**Assigned task:**
Within the records below, find the line containing "What day of the week is 03 August 2009?". Reproduce it and each line after it exactly, and nothing else.

[Stored items]
== Segment start ==
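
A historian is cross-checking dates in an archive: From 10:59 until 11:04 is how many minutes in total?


Start time: 10:59 = 659 minutes from midnight
End time: 11:04 = 664 minutes from midnight
Difference: 664 - 659 = 5 minutes
That is 0 hours and 5 minutes

5


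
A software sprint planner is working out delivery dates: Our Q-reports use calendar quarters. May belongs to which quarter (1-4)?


Month: May (month 5)
Q1: January-March (months 1-3)
Q2: April-June (months 4-6)
Q3: July-September (months 7-9)
Q4: October-December (months 10-12)
Month 5 falls in Q2

2


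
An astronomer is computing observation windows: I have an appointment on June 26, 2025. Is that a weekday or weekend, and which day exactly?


Date: 2025-06-26
January 1, 2025 is a Wednesday
Day of year: 177
Offset from Jan 1: 176 days
176 mod 7 = 1
Result: Thursday

Thursday


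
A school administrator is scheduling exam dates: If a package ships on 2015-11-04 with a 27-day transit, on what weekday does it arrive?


Start: 2015-11-04 (Wednesday)
Step 1 - find target date: add 27 days
  2015-11-04 + 27 days = 2015-12-01
Step 2 - day of week:
  27 mod 7 = 6
  Wednesday + 6 days -> Tuesday
Result: Tuesday (2015-12-01)

Tuesday


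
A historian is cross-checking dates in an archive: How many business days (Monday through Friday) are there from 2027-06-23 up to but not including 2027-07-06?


Start: 2027-06-23 (Wednesday)
End (exclusive): 2027-07-06 (Tuesday)
Total calendar days: 13
Full weeks: 13 // 7 = 1 -> 5 weekdays
Remaining 6 days starting on Wednesday:
  Wed(w), Thu(w), Fri(w), Sat(-), Sun(-), Mon(w) -> 4 weekdays
Total business days: 5 + 4 = 9

9


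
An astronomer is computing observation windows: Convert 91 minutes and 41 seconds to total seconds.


Minutes: 91
Extra seconds: 41
Seconds per minute: 60
Minutes to seconds: 91 x 60 = 5460
Total: 5460 + 41 = 5501

5501


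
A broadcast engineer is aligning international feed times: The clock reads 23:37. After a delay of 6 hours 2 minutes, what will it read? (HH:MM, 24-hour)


Start time: 23:37
Adding: 6 hours 2 minutes
Minutes: 37 + 2 = 39
Hours: 23 + 6 + 0 = 29
Hour wraparound: 29 mod 24 = 5
Result: 05:39

05:39


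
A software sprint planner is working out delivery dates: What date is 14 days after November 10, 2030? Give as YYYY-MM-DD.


Start: 2030-11-10
Adding 14 days
Days remaining in November: 20
Result: 2030-11-24

2030-11-24


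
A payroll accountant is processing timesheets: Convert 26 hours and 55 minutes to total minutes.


Hours: 26
Minutes: 55
Convert hours to minutes: 26 x 60 = 1560
Add remaining minutes: 1560 + 55 = 1615

1615


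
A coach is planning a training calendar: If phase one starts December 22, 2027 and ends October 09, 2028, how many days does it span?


Start date: 2027-12-22
End date: 2028-10-09
Dec 2027: +10 days
Jan 2028: +31 days
Feb 2028: +29 days
... (8 more months)
Total: 292 days

292


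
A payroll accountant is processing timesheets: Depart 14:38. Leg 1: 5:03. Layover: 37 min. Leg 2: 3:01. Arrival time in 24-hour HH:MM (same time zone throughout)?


Depart: 14:38
Leg 1: +303 min -> 19:41
Layover: +37 min -> 20:18
Leg 2: +181 min -> 23:19
Total travel: 521 minutes = 8h 41m
Arrival: 23:19

23:19


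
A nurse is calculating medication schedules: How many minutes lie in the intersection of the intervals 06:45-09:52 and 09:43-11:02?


Interval A: [405, 592] minutes from midnight
Interval B: [583, 662] minutes from midnight
Overlap start = max(405, 583) = 583
Overlap end = min(592, 662) = 592
Overlap = 592 - 583 = 9 minutes

9


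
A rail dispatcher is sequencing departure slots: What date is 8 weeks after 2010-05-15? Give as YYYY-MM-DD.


Start: 2010-05-15
Weeks to add: 8
Convert to days: 8 x 7 = 56 days
Add 56 days to 2010-05-15
Result: 2010-07-10

2010-07-10


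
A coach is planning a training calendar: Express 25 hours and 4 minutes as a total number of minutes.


Hours: 25
Extra minutes: 4
Minutes per hour: 60
Hours to minutes: 25 x 60 = 1500
Total: 1500 + 4 = 1504

1504


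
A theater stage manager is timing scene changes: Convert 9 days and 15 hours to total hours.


Days: 9
Extra hours: 15
Hours per day: 24
Days to hours: 9 x 24 = 216
Total: 216 + 15 = 231

231


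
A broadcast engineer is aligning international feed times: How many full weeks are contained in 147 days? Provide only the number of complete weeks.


Total days: 147
Days per week: 7
Division: 147 / 7 = 21 remainder 0
Complete weeks: 21
Remaining days: 0

21


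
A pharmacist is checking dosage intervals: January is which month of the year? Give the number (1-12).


Calendar month order:
1. January <--
2. February
January is month number 1

1


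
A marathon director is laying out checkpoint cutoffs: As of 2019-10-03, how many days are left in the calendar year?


Start: October 03, 2019
End: December 31, 2019
Days left in October: 28
November: 30
December: 31
Sum of remaining months: 61
Total: 28 + 61 = 89

89


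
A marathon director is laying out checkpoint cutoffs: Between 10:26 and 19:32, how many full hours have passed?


Start: 10:26
End: 19:32
Hour difference: 19 - 10 = 9 hours
Minute difference: 32 - 26 = 6 minutes
Total minutes: 546
Complete hours: 546 / 60 = 9 (remainder 6)

9


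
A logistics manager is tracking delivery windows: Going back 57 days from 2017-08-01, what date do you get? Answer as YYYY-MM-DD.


Start: 2017-08-01
Subtracting 57 days
Days already passed in August: 1
After going back through August: 56 more days to subtract
July 2017: 31 days, 25 remaining
June 2017 has 30 days, need 25
Result: 2017-06-05

2017-06-05


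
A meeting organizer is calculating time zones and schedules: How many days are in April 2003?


Month: April
Year: 2003
April is a 30-day month
Total: 30 days

30


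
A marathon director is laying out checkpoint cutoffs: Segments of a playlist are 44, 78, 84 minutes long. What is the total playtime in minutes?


Durations: 44, 78, 84
Running sum: 44
+ 78 = 122
+ 84 = 206
Total duration: 206 minutes
That is 3 hours and 26 minutes

206


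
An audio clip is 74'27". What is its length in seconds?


Minutes: 74
Seconds: 27
Convert minutes to seconds: 74 x 60 = 4440
Add remaining seconds: 4440 + 27 = 4467

4467


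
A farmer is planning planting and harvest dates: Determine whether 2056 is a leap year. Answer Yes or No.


Year: 2056
Divisible by 4? 2056 / 4 = 514.0 -> Yes
Divisible by 100? 2056 / 100 = 20.56 -> No
Divisible by 4 but not 100, so it IS a leap year

Yes


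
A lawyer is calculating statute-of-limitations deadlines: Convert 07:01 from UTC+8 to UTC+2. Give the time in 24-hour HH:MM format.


Local time: 07:01 at UTC+8 (offset 8h)
Target zone: UTC+2 (offset 2h)
Difference: 2 - (8) = -6 hours
Calculation: 7 + (-6) = 1
Result: 01:01

01:01


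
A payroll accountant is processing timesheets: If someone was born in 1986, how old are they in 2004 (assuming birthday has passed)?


Birth year: 1986
Current year: 2004
Age = current year - birth year
Age = 2004 - 1986 = 18

18


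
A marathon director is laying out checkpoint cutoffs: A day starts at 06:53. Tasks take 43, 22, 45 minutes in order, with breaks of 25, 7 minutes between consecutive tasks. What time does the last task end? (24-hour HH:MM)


Start: 06:53 = 413 min from midnight
  after task 1 (43 min): 07:36
  after break (25 min): 08:01
  after task 2 (22 min): 08:23
  after break (7 min): 08:30
  after task 3 (45 min): 09:15
Total elapsed: 142 minutes
End time: 09:15

09:15


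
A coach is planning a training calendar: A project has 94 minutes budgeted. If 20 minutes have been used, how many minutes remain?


Total budget: 94 minutes
Time used: 20 minutes
Remaining: 94 - 20 = 74 minutes
Percent used: 21.3%
Percent remaining: 78.7%

74


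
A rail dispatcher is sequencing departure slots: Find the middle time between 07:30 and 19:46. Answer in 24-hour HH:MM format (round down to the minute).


Start time: 07:30 = 450 minutes from midnight
End time: 19:46 = 1186 minutes from midnight
Sum: 450 + 1186 = 1636
Midpoint: 1636 / 2 = 818 minutes
Convert: 818 / 60 = 13 hours, 38 minutes
Result: 13:38

13:38


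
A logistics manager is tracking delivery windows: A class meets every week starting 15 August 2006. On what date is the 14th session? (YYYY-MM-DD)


First occurrence: 2006-08-15 (occurrence 1)
Each occurrence is 7 days after the previous.
Occurrence 14 is 13 weeks after the first.
13 weeks = 91 days
2006-08-15 + 91 days = 2006-11-14

2006-11-14


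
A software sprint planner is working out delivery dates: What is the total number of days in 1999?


Year: 1999
Check leap year rules:
Divisible by 4? No
1999 is not a leap year
Days: 365

365


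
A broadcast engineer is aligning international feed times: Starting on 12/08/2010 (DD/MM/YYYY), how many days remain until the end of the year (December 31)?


Start: August 12, 2010
End: December 31, 2010
Days left in August: 19
September: 30
October: 31
November: 30
December: 31
Sum of remaining months: 122
Total: 19 + 122 = 141

141


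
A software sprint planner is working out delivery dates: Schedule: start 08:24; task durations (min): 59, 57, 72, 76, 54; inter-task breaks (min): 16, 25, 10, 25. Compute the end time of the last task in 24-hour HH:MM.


Start: 08:24 = 504 min from midnight
  after task 1 (59 min): 09:23
  after break (16 min): 09:39
  after task 2 (57 min): 10:36
  after break (25 min): 11:01
  after task 3 (72 min): 12:13
  after break (10 min): 12:23
  after task 4 (76 min): 13:39
  after break (25 min): 14:04
  after task 5 (54 min): 14:58
Total elapsed: 394 minutes
End time: 14:58

14:58


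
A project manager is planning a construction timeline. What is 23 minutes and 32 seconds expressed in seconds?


Minutes: 23
Extra seconds: 32
Seconds per minute: 60
Minutes to seconds: 23 x 60 = 1380
Total: 1380 + 32 = 1412

1412


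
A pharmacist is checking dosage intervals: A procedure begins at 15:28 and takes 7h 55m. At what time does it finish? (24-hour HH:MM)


Start time: 15:28
Adding: 7 hours 55 minutes
Minutes: 28 + 55 = 83
Minute overflow: 83 >= 60, so carry 1 hour, minutes = 23
Hours: 15 + 7 + 1 = 23
Result: 23:23

23:23


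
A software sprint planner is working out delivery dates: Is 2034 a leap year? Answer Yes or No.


Year: 2034
Divisible by 4? 2034 / 4 = 508.5 -> No
Not divisible by 4, so NOT a leap year

No


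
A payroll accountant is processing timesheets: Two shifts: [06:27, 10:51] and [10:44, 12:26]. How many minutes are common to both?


Interval A: [387, 651] minutes from midnight
Interval B: [644, 746] minutes from midnight
Overlap start = max(387, 644) = 644
Overlap end = min(651, 746) = 651
Overlap = 651 - 644 = 7 minutes

7


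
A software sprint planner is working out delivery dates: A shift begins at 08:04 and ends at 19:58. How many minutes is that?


Start time: 08:04 = 484 minutes from midnight
End time: 19:58 = 1198 minutes from midnight
Difference: 1198 - 484 = 714 minutes
That is 11 hours and 54 minutes

714


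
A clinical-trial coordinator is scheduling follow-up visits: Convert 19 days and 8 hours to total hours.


Days: 19
Extra hours: 8
Hours per day: 24
Days to hours: 19 x 24 = 456
Total: 456 + 8 = 464

464


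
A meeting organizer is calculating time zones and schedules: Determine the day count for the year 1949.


Year: 1949
Check leap year rules:
Divisible by 4? No
1949 is not a leap year
Days: 365

365


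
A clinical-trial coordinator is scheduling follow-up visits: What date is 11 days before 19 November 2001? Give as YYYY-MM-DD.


Start: 2001-11-19
Subtracting 11 days
Days already passed in November: 19
Result: 2001-11-08

2001-11-08


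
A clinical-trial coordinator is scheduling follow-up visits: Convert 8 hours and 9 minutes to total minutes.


Hours: 8
Extra minutes: 9
Minutes per hour: 60
Hours to minutes: 8 x 60 = 480
Total: 480 + 9 = 489

489


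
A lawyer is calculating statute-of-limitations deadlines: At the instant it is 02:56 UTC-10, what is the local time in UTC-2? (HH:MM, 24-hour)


Local time: 02:56 at UTC-10 (offset -10h)
Target zone: UTC-2 (offset -2h)
Difference: -2 - (-10) = 8 hours
Calculation: 2 + (8) = 10
Result: 10:56

10:56


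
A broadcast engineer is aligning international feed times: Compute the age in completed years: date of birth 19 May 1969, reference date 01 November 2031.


Birth: 1969-05-19
Reference: 2031-11-01
Year difference: 2031 - 1969 = 62
Has birthday (05-19) occurred by 11-01? Yes
Age in full years: 62

62


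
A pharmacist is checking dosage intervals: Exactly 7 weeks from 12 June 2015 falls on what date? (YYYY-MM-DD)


Start: 2015-06-12
Weeks to add: 7
Convert to days: 7 x 7 = 49 days
Add 49 days to 2015-06-12
Result: 2015-07-31

2015-07-31


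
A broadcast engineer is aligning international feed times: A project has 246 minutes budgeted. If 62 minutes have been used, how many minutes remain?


Total budget: 246 minutes
Time used: 62 minutes
Remaining: 246 - 62 = 184 minutes
Percent used: 25.2%
Percent remaining: 74.8%

184


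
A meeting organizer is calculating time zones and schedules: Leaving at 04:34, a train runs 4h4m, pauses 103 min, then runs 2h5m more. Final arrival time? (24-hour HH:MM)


Depart: 04:34
Leg 1: +244 min -> 08:38
Layover: +103 min -> 10:21
Leg 2: +125 min -> 12:26
Total travel: 472 minutes = 7h 52m
Arrival: 12:26

12:26


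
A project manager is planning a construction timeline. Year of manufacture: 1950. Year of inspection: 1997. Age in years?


Birth year: 1950
Current year: 1997
Age = current year - birth year
Age = 1997 - 1950 = 47

47


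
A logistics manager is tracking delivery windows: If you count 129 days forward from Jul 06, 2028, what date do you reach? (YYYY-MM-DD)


Start: 2028-07-06
Adding 129 days
Days remaining in July: 25
After July: 104 days still to add
August 2028: 31 days, 73 remaining
September 2028: 30 days, 43 remaining
October 2028: 31 days, 12 remaining
November 2028 has 30 days, need 12
Result: 2028-11-12

2028-11-12


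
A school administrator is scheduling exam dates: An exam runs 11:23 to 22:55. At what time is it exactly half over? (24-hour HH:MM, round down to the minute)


Start time: 11:23 = 683 minutes from midnight
End time: 22:55 = 1375 minutes from midnight
Sum: 683 + 1375 = 2058
Midpoint: 2058 / 2 = 1029 minutes
Convert: 1029 / 60 = 17 hours, 9 minutes
Result: 17:09

17:09


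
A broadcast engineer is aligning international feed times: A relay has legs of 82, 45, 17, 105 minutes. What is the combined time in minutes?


Durations: 82, 45, 17, 105
Running sum: 82
+ 45 = 127
+ 17 = 144
+ 105 = 249
Total duration: 249 minutes
That is 4 hours and 9 minutes

249


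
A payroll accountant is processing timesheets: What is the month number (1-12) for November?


Calendar month order:
10. October
11. November <--
12. December
November is month number 11

11


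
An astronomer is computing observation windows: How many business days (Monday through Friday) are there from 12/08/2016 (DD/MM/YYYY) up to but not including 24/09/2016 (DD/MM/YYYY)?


Start: 2016-08-12 (Friday)
End (exclusive): 2016-09-24 (Saturday)
Total calendar days: 43
Full weeks: 43 // 7 = 6 -> 30 weekdays
Remaining 1 days starting on Friday:
  Fri(w) -> 1 weekdays
Total business days: 30 + 1 = 31

31


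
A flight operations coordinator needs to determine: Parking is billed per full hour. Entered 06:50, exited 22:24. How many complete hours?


Start: 06:50
End: 22:24
Hour difference: 22 - 6 = 16 hours
Minute difference: 24 - 50 = -26 minutes
Total minutes: 934
Complete hours: 934 / 60 = 15 (remainder 34)

15


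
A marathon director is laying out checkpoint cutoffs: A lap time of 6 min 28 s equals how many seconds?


Minutes: 6
Seconds: 28
Convert minutes to seconds: 6 x 60 = 360
Add remaining seconds: 360 + 28 = 388

388


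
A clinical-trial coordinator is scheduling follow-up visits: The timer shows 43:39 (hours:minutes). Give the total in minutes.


Hours: 43
Minutes: 39
Convert hours to minutes: 43 x 60 = 2580
Add remaining minutes: 2580 + 39 = 2619

2619


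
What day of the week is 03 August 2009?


Date: 2009-08-03
January 1, 2009 is a Thursday
Day of year: 215
Offset from Jan 1: 214 days
214 mod 7 = 4
Result: Monday

Monday


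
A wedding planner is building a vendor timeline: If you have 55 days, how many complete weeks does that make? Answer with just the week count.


Total days: 55
Days per week: 7
Division: 55 / 7 = 7 remainder 6
Complete weeks: 7
Remaining days: 6

7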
== Segment end ==
**Written response:**
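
What day of the week is 03 August 2009?


Date: 2009-08-03
January 1, 2009 is a Thursday
Day of year: 215
Offset from Jan 1: 214 days
214 mod 7 = 4
Result: Monday

Monday


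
A wedding planner is building a vendor timeline: If you have 55 days, how many complete weeks does that make? Answer with just the week count.


Total days: 55
Days per week: 7
Division: 55 / 7 = 7 remainder 6
Complete weeks: 7
Remaining days: 6

7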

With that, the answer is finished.